Directions for this task: Within the material below, how many lines contain the word "alphabet"? Give that number only.

+++++

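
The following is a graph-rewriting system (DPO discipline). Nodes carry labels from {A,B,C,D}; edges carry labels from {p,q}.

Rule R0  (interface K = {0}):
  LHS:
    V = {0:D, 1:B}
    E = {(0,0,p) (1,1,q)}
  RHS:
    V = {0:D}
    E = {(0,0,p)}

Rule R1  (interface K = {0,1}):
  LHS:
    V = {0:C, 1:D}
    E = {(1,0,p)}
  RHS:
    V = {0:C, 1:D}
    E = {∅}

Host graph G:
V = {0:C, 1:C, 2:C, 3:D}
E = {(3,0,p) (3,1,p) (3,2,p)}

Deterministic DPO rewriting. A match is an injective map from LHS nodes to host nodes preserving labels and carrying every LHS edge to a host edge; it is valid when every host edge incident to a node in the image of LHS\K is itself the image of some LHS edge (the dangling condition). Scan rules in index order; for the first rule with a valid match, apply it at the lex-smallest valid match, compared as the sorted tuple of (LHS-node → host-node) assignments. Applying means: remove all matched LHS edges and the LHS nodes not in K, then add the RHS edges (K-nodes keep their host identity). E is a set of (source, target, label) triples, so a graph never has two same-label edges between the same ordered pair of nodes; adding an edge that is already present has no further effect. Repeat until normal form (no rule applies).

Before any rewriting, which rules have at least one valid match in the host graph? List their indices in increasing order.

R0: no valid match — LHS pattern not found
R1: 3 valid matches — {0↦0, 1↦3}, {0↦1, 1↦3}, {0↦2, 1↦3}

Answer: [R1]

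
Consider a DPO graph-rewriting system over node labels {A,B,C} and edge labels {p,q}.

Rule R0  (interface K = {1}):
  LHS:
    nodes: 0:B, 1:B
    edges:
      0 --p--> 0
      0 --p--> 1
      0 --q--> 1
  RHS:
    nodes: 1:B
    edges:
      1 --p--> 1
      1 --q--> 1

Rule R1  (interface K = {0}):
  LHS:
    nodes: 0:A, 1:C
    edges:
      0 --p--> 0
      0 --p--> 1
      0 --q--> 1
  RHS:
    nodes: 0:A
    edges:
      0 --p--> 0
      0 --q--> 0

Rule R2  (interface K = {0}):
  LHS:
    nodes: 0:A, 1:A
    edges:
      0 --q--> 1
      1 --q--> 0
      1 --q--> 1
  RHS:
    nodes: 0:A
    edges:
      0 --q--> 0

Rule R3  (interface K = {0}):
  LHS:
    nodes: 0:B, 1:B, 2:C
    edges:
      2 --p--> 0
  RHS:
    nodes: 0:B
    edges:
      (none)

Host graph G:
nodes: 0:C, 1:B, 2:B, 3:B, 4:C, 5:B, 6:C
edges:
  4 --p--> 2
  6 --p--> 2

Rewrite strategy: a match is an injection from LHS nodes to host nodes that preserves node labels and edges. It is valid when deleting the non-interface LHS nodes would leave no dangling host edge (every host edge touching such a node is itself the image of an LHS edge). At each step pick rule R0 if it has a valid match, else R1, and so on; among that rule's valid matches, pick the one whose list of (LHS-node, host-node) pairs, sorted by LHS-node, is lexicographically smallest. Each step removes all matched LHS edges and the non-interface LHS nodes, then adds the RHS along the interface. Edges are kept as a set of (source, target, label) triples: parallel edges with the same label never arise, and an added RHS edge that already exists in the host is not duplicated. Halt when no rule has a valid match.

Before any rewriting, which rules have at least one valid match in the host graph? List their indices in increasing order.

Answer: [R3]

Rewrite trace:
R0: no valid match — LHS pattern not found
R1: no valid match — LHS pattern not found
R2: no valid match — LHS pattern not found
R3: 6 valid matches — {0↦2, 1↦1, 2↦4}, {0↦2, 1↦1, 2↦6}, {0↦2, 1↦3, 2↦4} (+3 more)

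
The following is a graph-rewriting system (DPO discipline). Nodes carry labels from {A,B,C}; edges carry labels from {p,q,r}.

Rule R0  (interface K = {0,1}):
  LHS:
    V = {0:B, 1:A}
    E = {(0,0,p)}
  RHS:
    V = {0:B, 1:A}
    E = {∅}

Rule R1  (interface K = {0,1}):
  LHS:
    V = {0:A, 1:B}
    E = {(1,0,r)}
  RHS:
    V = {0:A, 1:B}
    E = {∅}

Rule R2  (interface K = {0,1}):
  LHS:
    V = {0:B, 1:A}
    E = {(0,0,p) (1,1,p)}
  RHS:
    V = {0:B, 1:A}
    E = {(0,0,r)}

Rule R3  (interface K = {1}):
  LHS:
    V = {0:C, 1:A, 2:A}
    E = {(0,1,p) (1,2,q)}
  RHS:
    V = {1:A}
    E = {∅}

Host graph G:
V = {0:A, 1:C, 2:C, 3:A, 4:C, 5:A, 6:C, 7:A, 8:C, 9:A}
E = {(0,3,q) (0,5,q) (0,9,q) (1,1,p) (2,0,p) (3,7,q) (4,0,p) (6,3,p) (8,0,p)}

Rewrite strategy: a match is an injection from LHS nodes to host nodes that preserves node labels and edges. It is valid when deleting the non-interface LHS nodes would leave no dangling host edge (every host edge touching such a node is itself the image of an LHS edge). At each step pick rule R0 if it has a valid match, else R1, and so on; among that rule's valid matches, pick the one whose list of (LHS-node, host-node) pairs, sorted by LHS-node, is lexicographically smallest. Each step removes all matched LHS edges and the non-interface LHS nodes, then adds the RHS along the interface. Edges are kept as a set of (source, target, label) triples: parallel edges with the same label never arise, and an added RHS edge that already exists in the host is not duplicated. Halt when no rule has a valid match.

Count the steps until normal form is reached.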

+++++

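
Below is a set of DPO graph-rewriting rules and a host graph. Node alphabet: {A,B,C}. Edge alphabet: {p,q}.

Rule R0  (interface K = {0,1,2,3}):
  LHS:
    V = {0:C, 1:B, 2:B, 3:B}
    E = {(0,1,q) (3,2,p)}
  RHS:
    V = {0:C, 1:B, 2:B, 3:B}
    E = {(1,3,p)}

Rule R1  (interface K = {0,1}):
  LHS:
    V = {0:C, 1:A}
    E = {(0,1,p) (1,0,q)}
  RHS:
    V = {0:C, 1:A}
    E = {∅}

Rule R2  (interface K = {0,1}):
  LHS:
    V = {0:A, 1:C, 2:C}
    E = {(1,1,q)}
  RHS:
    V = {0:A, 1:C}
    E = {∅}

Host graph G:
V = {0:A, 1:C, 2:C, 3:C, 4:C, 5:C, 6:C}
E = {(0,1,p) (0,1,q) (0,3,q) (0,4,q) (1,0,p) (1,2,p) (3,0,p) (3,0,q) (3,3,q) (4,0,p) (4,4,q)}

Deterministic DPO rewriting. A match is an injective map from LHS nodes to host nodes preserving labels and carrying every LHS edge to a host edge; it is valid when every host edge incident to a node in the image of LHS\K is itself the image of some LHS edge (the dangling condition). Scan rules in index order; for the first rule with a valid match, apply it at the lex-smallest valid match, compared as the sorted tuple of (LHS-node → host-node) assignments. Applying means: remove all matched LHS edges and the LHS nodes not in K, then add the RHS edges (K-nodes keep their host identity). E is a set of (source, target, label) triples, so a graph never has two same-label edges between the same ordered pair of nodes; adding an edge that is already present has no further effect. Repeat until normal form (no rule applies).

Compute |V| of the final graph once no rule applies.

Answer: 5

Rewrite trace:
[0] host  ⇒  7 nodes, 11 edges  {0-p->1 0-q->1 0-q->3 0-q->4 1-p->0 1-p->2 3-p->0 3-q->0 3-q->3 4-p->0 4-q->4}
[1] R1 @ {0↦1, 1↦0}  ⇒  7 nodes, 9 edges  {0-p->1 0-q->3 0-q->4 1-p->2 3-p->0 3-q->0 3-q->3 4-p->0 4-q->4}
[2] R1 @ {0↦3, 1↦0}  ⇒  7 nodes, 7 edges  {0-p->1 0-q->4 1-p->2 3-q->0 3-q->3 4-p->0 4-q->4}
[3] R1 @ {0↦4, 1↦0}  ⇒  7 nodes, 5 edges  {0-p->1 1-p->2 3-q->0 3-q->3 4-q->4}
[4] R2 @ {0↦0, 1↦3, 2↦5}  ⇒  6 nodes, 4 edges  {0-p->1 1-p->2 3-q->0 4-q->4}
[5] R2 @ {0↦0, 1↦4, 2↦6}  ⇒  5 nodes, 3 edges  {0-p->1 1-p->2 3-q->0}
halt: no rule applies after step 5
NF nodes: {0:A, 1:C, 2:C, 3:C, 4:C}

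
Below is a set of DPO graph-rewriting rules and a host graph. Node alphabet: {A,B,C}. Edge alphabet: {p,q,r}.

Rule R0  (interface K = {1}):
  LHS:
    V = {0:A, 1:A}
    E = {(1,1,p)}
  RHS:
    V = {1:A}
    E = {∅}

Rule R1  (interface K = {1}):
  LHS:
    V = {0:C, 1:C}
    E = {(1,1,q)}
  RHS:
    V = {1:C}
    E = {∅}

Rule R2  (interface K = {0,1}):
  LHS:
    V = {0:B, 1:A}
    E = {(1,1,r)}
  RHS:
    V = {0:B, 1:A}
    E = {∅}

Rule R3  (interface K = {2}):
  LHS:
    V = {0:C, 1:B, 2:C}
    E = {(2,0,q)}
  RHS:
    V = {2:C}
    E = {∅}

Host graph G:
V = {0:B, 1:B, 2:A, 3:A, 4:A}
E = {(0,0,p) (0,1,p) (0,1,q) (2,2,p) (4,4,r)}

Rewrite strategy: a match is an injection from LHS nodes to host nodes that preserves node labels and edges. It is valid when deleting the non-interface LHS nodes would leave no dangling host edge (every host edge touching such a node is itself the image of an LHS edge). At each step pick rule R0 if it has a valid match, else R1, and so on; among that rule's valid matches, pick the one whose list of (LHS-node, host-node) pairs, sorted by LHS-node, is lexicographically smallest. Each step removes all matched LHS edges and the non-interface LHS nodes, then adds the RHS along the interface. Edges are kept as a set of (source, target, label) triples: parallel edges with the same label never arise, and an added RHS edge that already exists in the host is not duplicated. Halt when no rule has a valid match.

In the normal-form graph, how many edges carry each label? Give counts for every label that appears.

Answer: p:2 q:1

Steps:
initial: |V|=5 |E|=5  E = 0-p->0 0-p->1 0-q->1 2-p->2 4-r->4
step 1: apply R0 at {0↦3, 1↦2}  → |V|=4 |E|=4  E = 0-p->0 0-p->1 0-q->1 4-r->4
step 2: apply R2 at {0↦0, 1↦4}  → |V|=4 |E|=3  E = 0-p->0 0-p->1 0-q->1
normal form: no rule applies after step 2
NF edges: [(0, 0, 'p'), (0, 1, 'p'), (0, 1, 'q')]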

+++++

Your solution: 2